Segment Start: Data
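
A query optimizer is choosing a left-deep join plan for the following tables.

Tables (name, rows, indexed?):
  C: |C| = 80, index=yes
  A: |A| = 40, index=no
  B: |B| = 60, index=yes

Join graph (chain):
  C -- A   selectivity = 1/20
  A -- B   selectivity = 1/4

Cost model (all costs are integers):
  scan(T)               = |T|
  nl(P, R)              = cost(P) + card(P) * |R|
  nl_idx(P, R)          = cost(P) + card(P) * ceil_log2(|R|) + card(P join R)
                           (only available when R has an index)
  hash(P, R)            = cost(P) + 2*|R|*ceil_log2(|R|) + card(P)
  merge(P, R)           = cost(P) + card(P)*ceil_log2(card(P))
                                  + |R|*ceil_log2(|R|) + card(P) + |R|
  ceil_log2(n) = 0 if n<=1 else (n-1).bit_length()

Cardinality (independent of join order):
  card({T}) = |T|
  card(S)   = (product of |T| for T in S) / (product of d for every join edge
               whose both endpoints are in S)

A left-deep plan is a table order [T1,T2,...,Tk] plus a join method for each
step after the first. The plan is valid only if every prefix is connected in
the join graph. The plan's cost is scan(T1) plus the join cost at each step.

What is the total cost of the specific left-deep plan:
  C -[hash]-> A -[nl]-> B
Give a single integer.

step 1: scan C: cost=80, card=80
step 2: join A via hash
    card(P join A) = 80*40/(20) = 160
    cost = 80 + 2*40*6 + 80 = 640
step 3: join B via nl
    card(P join B) = 160*60/(4) = 2400
    cost = 640 + 160*60 = 10240

10240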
Segment End: Data
## Directions:
Return the whole listing exactly.

## Task output:
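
A query optimizer is choosing a left-deep join plan for the following tables.

Tables (name, rows, indexed?):
  C: |C| = 80, index=yes
  A: |A| = 40, index=no
  B: |B| = 60, index=yes

Join graph (chain):
  C -- A   selectivity = 1/20
  A -- B   selectivity = 1/4

Cost model (all costs are integers):
  scan(T)               = |T|
  nl(P, R)              = cost(P) + card(P) * |R|
  nl_idx(P, R)          = cost(P) + card(P) * ceil_log2(|R|) + card(P join R)
                           (only available when R has an index)
  hash(P, R)            = cost(P) + 2*|R|*ceil_log2(|R|) + card(P)
  merge(P, R)           = cost(P) + card(P)*ceil_log2(card(P))
                                  + |R|*ceil_log2(|R|) + card(P) + |R|
  ceil_log2(n) = 0 if n<=1 else (n-1).bit_length()

Cardinality (independent of join order):
  card({T}) = |T|
  card(S)   = (product of |T| for T in S) / (product of d for every join edge
               whose both endpoints are in S)

A left-deep plan is a table order [T1,T2,...,Tk] plus a join method for each
step after the first. The plan is valid only if every prefix is connected in
the join graph. The plan's cost is scan(T1) plus the join cost at each step.

What is the total cost of the specific left-deep plan:
  C -[hash]-> A -[nl]-> B
Give a single integer.

step 1: scan C: cost=80, card=80
step 2: join A via hash
    card(P join A) = 80*40/(20) = 160
    cost = 80 + 2*40*6 + 80 = 640
step 3: join B via nl
    card(P join B) = 160*60/(4) = 2400
    cost = 640 + 160*60 = 10240

10240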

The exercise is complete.